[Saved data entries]
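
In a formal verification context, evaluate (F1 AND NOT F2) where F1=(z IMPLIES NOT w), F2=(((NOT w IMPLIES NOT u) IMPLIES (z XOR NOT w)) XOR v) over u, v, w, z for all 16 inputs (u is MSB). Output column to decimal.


F1 = (z IMPLIES NOT w)
F2 = (((NOT w IMPLIES NOT u) IMPLIES (z XOR NOT w)) XOR v)
Counterexample to F1=>F2 is where F1=1 and F2=0.
Evaluate each row (bits = u,v,w,z, MSB first):
  row 0 [0000]: F1=1 F2=1 -> F1&~F2 -> 0
  row 1 [0001]: F1=1 F2=0 -> F1&~F2 -> 1
  row 2 [0010]: F1=1 F2=0 -> F1&~F2 -> 1
  row 3 [0011]: F1=0 F2=1 -> F1&~F2 -> 0
  row 4 [0100]: F1=1 F2=0 -> F1&~F2 -> 1
  row 5 [0101]: F1=1 F2=1 -> F1&~F2 -> 0
  row 6 [0110]: F1=1 F2=1 -> F1&~F2 -> 0
  row 7 [0111]: F1=0 F2=0 -> F1&~F2 -> 0
  row 8 [1000]: F1=1 F2=1 -> F1&~F2 -> 0
  row 9 [1001]: F1=1 F2=1 -> F1&~F2 -> 0
  row 10 [1010]: F1=1 F2=0 -> F1&~F2 -> 1
  row 11 [1011]: F1=0 F2=1 -> F1&~F2 -> 0
  row 12 [1100]: F1=1 F2=0 -> F1&~F2 -> 1
  row 13 [1101]: F1=1 F2=0 -> F1&~F2 -> 1
  row 14 [1110]: F1=1 F2=1 -> F1&~F2 -> 0
  row 15 [1111]: F1=0 F2=0 -> F1&~F2 -> 0
Full result column, 4 rows per line (u,v fixed per line; w,z runs 00..11 left to right):
  rows 0-3 [u,v=00]: 0110  = hex 6
  rows 4-7 [u,v=01]: 1000  = hex 8
  rows 8-11 [u,v=10]: 0010  = hex 2
  rows 12-15 [u,v=11]: 1100  = hex C
Counterexample vector (row 0 .. row 15) = 0110100000101100
Output column grouped in 4s = 0110 1000 0010 1100 = 0x682C
Convert to decimal digit by digit (value = value*16 + digit):
  6 -> 6
  6*16 + 8 = 104
  104*16 + 2 = 1666
  1666*16 + 12 (C) = 26668
Decimal = 26668

26668


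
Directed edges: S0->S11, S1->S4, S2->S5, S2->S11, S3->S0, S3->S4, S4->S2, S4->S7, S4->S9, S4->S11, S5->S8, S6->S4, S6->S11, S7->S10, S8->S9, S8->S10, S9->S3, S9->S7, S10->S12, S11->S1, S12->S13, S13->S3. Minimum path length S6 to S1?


BFS layer-by-layer from S6:
  dist 0: {S6}
  dist 1: {S4, S11}
  dist 2: {S1, S2, S7, S9}
  -> S1 reached at distance 2
Shortest path length = 2

2


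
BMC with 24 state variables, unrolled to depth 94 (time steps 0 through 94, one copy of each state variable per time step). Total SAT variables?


BMC unrolls to depth k, creating one copy of each state var for steps 0..k.
Step count = 94 + 1 = 95 (steps 0 through 94)
Vars per step = 24
Total = 24 * 95 = 2280

2280


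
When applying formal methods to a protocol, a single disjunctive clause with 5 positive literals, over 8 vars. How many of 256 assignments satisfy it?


Step 1: Total=2^8=256
Step 2: Unsat when all 5 false: 2^3=8
Step 3: Sat=256-8=248

248


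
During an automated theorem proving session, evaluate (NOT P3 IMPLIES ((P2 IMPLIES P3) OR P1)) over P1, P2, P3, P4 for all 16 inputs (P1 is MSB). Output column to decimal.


Formula: (NOT P3 IMPLIES ((P2 IMPLIES P3) OR P1)) over P1, P2, P3, P4 (16 rows)
Evaluate each row (bits = P1,P2,P3,P4, MSB first):
  row 0 [0000]: (NOT 0 IMPLIES ((0 IMPLIES 0) OR 0)) -> 1
  row 1 [0001]: (NOT 0 IMPLIES ((0 IMPLIES 0) OR 0)) -> 1
  row 2 [0010]: (NOT 1 IMPLIES ((0 IMPLIES 1) OR 0)) -> 1
  row 3 [0011]: (NOT 1 IMPLIES ((0 IMPLIES 1) OR 0)) -> 1
  row 4 [0100]: (NOT 0 IMPLIES ((1 IMPLIES 0) OR 0)) -> 0
  row 5 [0101]: (NOT 0 IMPLIES ((1 IMPLIES 0) OR 0)) -> 0
  row 6 [0110]: (NOT 1 IMPLIES ((1 IMPLIES 1) OR 0)) -> 1
  row 7 [0111]: (NOT 1 IMPLIES ((1 IMPLIES 1) OR 0)) -> 1
  row 8 [1000]: (NOT 0 IMPLIES ((0 IMPLIES 0) OR 1)) -> 1
  row 9 [1001]: (NOT 0 IMPLIES ((0 IMPLIES 0) OR 1)) -> 1
  row 10 [1010]: (NOT 1 IMPLIES ((0 IMPLIES 1) OR 1)) -> 1
  row 11 [1011]: (NOT 1 IMPLIES ((0 IMPLIES 1) OR 1)) -> 1
  row 12 [1100]: (NOT 0 IMPLIES ((1 IMPLIES 0) OR 1)) -> 1
  row 13 [1101]: (NOT 0 IMPLIES ((1 IMPLIES 0) OR 1)) -> 1
  row 14 [1110]: (NOT 1 IMPLIES ((1 IMPLIES 1) OR 1)) -> 1
  row 15 [1111]: (NOT 1 IMPLIES ((1 IMPLIES 1) OR 1)) -> 1
Full result column, 4 rows per line (P1,P2 fixed per line; P3,P4 runs 00..11 left to right):
  rows 0-3 [P1,P2=00]: 1111  = hex F
  rows 4-7 [P1,P2=01]: 0011  = hex 3
  rows 8-11 [P1,P2=10]: 1111  = hex F
  rows 12-15 [P1,P2=11]: 1111  = hex F
Output column (row 0 .. row 15) = 1111001111111111
Output column grouped in 4s = 1111 0011 1111 1111 = 0xF3FF
Convert to decimal digit by digit (value = value*16 + digit):
  F -> 15
  15*16 + 3 = 243
  243*16 + 15 (F) = 3903
  3903*16 + 15 (F) = 62463
Decimal = 62463

62463


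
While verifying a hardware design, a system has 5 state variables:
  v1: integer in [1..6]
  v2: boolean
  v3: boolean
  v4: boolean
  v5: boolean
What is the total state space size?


State space = product of domain sizes of all variables.
Domain sizes:
  v1 (integer in [1..6]): 6
  v2 (boolean): 2
  v3 (boolean): 2
  v4 (boolean): 2
  v5 (boolean): 2
Product = 6 * 2 * 2 * 2 * 2 = 96

96


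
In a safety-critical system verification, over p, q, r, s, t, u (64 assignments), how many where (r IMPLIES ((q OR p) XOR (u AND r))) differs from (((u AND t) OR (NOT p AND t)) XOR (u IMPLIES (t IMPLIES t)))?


F1 = (r IMPLIES ((q OR p) XOR (u AND r)))
F2 = (((u AND t) OR (NOT p AND t)) XOR (u IMPLIES (t IMPLIES t)))
Evaluate both on each of 64 rows (bits = p,q,r,s,t,u):
  row 0 [000000]: F1=1 F2=1 -> 0
  row 1 [000001]: F1=1 F2=1 -> 0
  row 2 [000010]: F1=1 F2=0 (differ) -> 1
  row 3 [000011]: F1=1 F2=0 (differ) -> 1
  row 4 [000100]: F1=1 F2=1 -> 0
  (every remaining row is evaluated the same way; all 64 results are listed next)
Full result column, 8 rows per line (p,q,r fixed per line; s,t,u runs 000..111 left to right):
  rows 0-7 [p,q,r=000]: 00110011  (ones: 4)
  rows 8-15 [p,q,r=001]: 10011001  (ones: 4)
  rows 16-23 [p,q,r=010]: 00110011  (ones: 4)
  rows 24-31 [p,q,r=011]: 01100110  (ones: 4)
  rows 32-39 [p,q,r=100]: 00010001  (ones: 2)
  rows 40-47 [p,q,r=101]: 01000100  (ones: 2)
  rows 48-55 [p,q,r=110]: 00010001  (ones: 2)
  rows 56-63 [p,q,r=111]: 01000100  (ones: 2)
Disagreements = 4+4+4+4+2+2+2+2 = 24

24


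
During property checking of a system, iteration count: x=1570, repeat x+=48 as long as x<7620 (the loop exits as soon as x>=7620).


Step 1: x goes from 1570 toward 7620 by 48; the body runs while x<7620, so iterations = ceil((bound-start)/step)
Step 2: Distance=6050
Step 3: ceil(6050/48)=127

127


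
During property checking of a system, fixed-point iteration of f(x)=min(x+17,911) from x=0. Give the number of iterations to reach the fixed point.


Step 1: x=0, cap=911, increment=17
Step 2: x grows by 17 each step until capped at 911; fixed point is x=911
Step 3: iterations = ceil(911/17) = 54

54


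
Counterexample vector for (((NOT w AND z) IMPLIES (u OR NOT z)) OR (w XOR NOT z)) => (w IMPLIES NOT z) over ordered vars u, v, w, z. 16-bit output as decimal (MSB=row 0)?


F1 = (((NOT w AND z) IMPLIES (u OR NOT z)) OR (w XOR NOT z))
F2 = (w IMPLIES NOT z)
Counterexample to F1=>F2 is where F1=1 and F2=0.
Evaluate each row (bits = u,v,w,z, MSB first):
  row 0 [0000]: F1=1 F2=1 -> F1&~F2 -> 0
  row 1 [0001]: F1=0 F2=1 -> F1&~F2 -> 0
  row 2 [0010]: F1=1 F2=1 -> F1&~F2 -> 0
  row 3 [0011]: F1=1 F2=0 -> F1&~F2 -> 1
  row 4 [0100]: F1=1 F2=1 -> F1&~F2 -> 0
  row 5 [0101]: F1=0 F2=1 -> F1&~F2 -> 0
  row 6 [0110]: F1=1 F2=1 -> F1&~F2 -> 0
  row 7 [0111]: F1=1 F2=0 -> F1&~F2 -> 1
  row 8 [1000]: F1=1 F2=1 -> F1&~F2 -> 0
  row 9 [1001]: F1=1 F2=1 -> F1&~F2 -> 0
  row 10 [1010]: F1=1 F2=1 -> F1&~F2 -> 0
  row 11 [1011]: F1=1 F2=0 -> F1&~F2 -> 1
  row 12 [1100]: F1=1 F2=1 -> F1&~F2 -> 0
  row 13 [1101]: F1=1 F2=1 -> F1&~F2 -> 0
  row 14 [1110]: F1=1 F2=1 -> F1&~F2 -> 0
  row 15 [1111]: F1=1 F2=0 -> F1&~F2 -> 1
Full result column, 4 rows per line (u,v fixed per line; w,z runs 00..11 left to right):
  rows 0-3 [u,v=00]: 0001  = hex 1
  rows 4-7 [u,v=01]: 0001  = hex 1
  rows 8-11 [u,v=10]: 0001  = hex 1
  rows 12-15 [u,v=11]: 0001  = hex 1
Counterexample vector (row 0 .. row 15) = 0001000100010001
Output column grouped in 4s = 0001 0001 0001 0001 = 0x1111
Convert to decimal digit by digit (value = value*16 + digit):
  1 -> 1
  1*16 + 1 = 17
  17*16 + 1 = 273
  273*16 + 1 = 4369
Decimal = 4369

4369


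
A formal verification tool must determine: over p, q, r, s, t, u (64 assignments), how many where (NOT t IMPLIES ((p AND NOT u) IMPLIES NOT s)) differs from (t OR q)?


F1 = (NOT t IMPLIES ((p AND NOT u) IMPLIES NOT s))
F2 = (t OR q)
Evaluate both on each of 64 rows (bits = p,q,r,s,t,u):
  row 0 [000000]: F1=1 F2=0 (differ) -> 1
  row 1 [000001]: F1=1 F2=0 (differ) -> 1
  row 2 [000010]: F1=1 F2=1 -> 0
  row 3 [000011]: F1=1 F2=1 -> 0
  row 4 [000100]: F1=1 F2=0 (differ) -> 1
  (every remaining row is evaluated the same way; all 64 results are listed next)
Full result column, 8 rows per line (p,q,r fixed per line; s,t,u runs 000..111 left to right):
  rows 0-7 [p,q,r=000]: 11001100  (ones: 4)
  rows 8-15 [p,q,r=001]: 11001100  (ones: 4)
  rows 16-23 [p,q,r=010]: 00000000  (ones: 0)
  rows 24-31 [p,q,r=011]: 00000000  (ones: 0)
  rows 32-39 [p,q,r=100]: 11000100  (ones: 3)
  rows 40-47 [p,q,r=101]: 11000100  (ones: 3)
  rows 48-55 [p,q,r=110]: 00001000  (ones: 1)
  rows 56-63 [p,q,r=111]: 00001000  (ones: 1)
Disagreements = 4+4+0+0+3+3+1+1 = 16

16


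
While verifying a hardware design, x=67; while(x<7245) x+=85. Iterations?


Step 1: x goes from 67 toward 7245 by 85; the body runs while x<7245, so iterations = ceil((bound-start)/step)
Step 2: Distance=7178
Step 3: ceil(7178/85)=85

85


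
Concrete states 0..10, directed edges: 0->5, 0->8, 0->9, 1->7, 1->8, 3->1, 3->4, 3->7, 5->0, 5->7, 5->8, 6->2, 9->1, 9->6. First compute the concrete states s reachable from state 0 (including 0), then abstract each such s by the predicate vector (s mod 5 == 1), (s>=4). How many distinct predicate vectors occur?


BFS from 0:
Concrete reachable: {0, 1, 2, 5, 6, 7, 8, 9}
Abstract via predicates (s mod 5 == 1), (s>=4):
  (0,0) <- {0, 2}
  (0,1) <- {5, 7, 8, 9}
  (1,0) <- {1}
  (1,1) <- {6}
Distinct abstract states = 4

4


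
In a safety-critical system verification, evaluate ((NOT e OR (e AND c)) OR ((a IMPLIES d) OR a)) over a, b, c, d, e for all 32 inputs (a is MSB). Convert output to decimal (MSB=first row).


Formula: ((NOT e OR (e AND c)) OR ((a IMPLIES d) OR a)) over a, b, c, d, e (32 rows)
Evaluate each row (bits = a,b,c,d,e, MSB first):
  row 0 [00000]: ((NOT 0 OR (0 AND 0)) OR ((0 IMPLIES 0) OR 0)) -> 1
  row 1 [00001]: ((NOT 1 OR (1 AND 0)) OR ((0 IMPLIES 0) OR 0)) -> 1
  row 2 [00010]: ((NOT 0 OR (0 AND 0)) OR ((0 IMPLIES 1) OR 0)) -> 1
  row 3 [00011]: ((NOT 1 OR (1 AND 0)) OR ((0 IMPLIES 1) OR 0)) -> 1
  row 4 [00100]: ((NOT 0 OR (0 AND 1)) OR ((0 IMPLIES 0) OR 0)) -> 1
  row 5 [00101]: ((NOT 1 OR (1 AND 1)) OR ((0 IMPLIES 0) OR 0)) -> 1
  row 6 [00110]: ((NOT 0 OR (0 AND 1)) OR ((0 IMPLIES 1) OR 0)) -> 1
  row 7 [00111]: ((NOT 1 OR (1 AND 1)) OR ((0 IMPLIES 1) OR 0)) -> 1
  row 8 [01000]: ((NOT 0 OR (0 AND 0)) OR ((0 IMPLIES 0) OR 0)) -> 1
  row 9 [01001]: ((NOT 1 OR (1 AND 0)) OR ((0 IMPLIES 0) OR 0)) -> 1
  row 10 [01010]: ((NOT 0 OR (0 AND 0)) OR ((0 IMPLIES 1) OR 0)) -> 1
  row 11 [01011]: ((NOT 1 OR (1 AND 0)) OR ((0 IMPLIES 1) OR 0)) -> 1
  row 12 [01100]: ((NOT 0 OR (0 AND 1)) OR ((0 IMPLIES 0) OR 0)) -> 1
  row 13 [01101]: ((NOT 1 OR (1 AND 1)) OR ((0 IMPLIES 0) OR 0)) -> 1
  row 14 [01110]: ((NOT 0 OR (0 AND 1)) OR ((0 IMPLIES 1) OR 0)) -> 1
  row 15 [01111]: ((NOT 1 OR (1 AND 1)) OR ((0 IMPLIES 1) OR 0)) -> 1
  row 16 [10000]: ((NOT 0 OR (0 AND 0)) OR ((1 IMPLIES 0) OR 1)) -> 1
  row 17 [10001]: ((NOT 1 OR (1 AND 0)) OR ((1 IMPLIES 0) OR 1)) -> 1
  row 18 [10010]: ((NOT 0 OR (0 AND 0)) OR ((1 IMPLIES 1) OR 1)) -> 1
  row 19 [10011]: ((NOT 1 OR (1 AND 0)) OR ((1 IMPLIES 1) OR 1)) -> 1
  row 20 [10100]: ((NOT 0 OR (0 AND 1)) OR ((1 IMPLIES 0) OR 1)) -> 1
  row 21 [10101]: ((NOT 1 OR (1 AND 1)) OR ((1 IMPLIES 0) OR 1)) -> 1
  row 22 [10110]: ((NOT 0 OR (0 AND 1)) OR ((1 IMPLIES 1) OR 1)) -> 1
  row 23 [10111]: ((NOT 1 OR (1 AND 1)) OR ((1 IMPLIES 1) OR 1)) -> 1
  row 24 [11000]: ((NOT 0 OR (0 AND 0)) OR ((1 IMPLIES 0) OR 1)) -> 1
  row 25 [11001]: ((NOT 1 OR (1 AND 0)) OR ((1 IMPLIES 0) OR 1)) -> 1
  row 26 [11010]: ((NOT 0 OR (0 AND 0)) OR ((1 IMPLIES 1) OR 1)) -> 1
  row 27 [11011]: ((NOT 1 OR (1 AND 0)) OR ((1 IMPLIES 1) OR 1)) -> 1
  row 28 [11100]: ((NOT 0 OR (0 AND 1)) OR ((1 IMPLIES 0) OR 1)) -> 1
  row 29 [11101]: ((NOT 1 OR (1 AND 1)) OR ((1 IMPLIES 0) OR 1)) -> 1
  row 30 [11110]: ((NOT 0 OR (0 AND 1)) OR ((1 IMPLIES 1) OR 1)) -> 1
  row 31 [11111]: ((NOT 1 OR (1 AND 1)) OR ((1 IMPLIES 1) OR 1)) -> 1
Full result column, 4 rows per line (a,b,c fixed per line; d,e runs 00..11 left to right):
  rows 0-3 [a,b,c=000]: 1111  = hex F
  rows 4-7 [a,b,c=001]: 1111  = hex F
  rows 8-11 [a,b,c=010]: 1111  = hex F
  rows 12-15 [a,b,c=011]: 1111  = hex F
  rows 16-19 [a,b,c=100]: 1111  = hex F
  rows 20-23 [a,b,c=101]: 1111  = hex F
  rows 24-27 [a,b,c=110]: 1111  = hex F
  rows 28-31 [a,b,c=111]: 1111  = hex F
Output column (row 0 .. row 31) = 11111111111111111111111111111111
Output column grouped in 4s = 1111 1111 1111 1111 1111 1111 1111 1111 = 0xFFFFFFFF
Convert to decimal digit by digit (value = value*16 + digit):
  F -> 15
  15*16 + 15 (F) = 255
  255*16 + 15 (F) = 4095
  4095*16 + 15 (F) = 65535
  65535*16 + 15 (F) = 1048575
  1048575*16 + 15 (F) = 16777215
  16777215*16 + 15 (F) = 268435455
  268435455*16 + 15 (F) = 4294967295
Decimal = 4294967295

4294967295


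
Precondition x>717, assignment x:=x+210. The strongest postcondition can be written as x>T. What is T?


Formula: sp(P, x:=E) = exists old_x. (x = E[old_x/x]) AND P[old_x/x] (old_x is the value of x before the assignment; eliminate old_x by solving x = E[old_x/x] for old_x)
Step 1: Precondition P: x>717, i.e. old_x > 717
Step 2: Assignment gives x = old_x + 210, so old_x = x - 210
Step 3: Substitute into P: x - 210 > 717
Step 4: Simplify: x > 717+210 = 927

927


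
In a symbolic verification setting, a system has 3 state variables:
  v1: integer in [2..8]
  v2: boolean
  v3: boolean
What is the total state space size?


State space = product of domain sizes of all variables.
Domain sizes:
  v1 (integer in [2..8]): 7
  v2 (boolean): 2
  v3 (boolean): 2
Product = 7 * 2 * 2 = 28

28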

• What to do: Every line from the one containing "In a symbolic" through the final line of the data above is to be restated word for word, and nothing more.

• Solution for this problem:
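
In a symbolic verification setting, a system has 3 state variables:
  v1: integer in [2..8]
  v2: boolean
  v3: boolean
What is the total state space size?


State space = product of domain sizes of all variables.
Domain sizes:
  v1 (integer in [2..8]): 7
  v2 (boolean): 2
  v3 (boolean): 2
Product = 7 * 2 * 2 = 28

28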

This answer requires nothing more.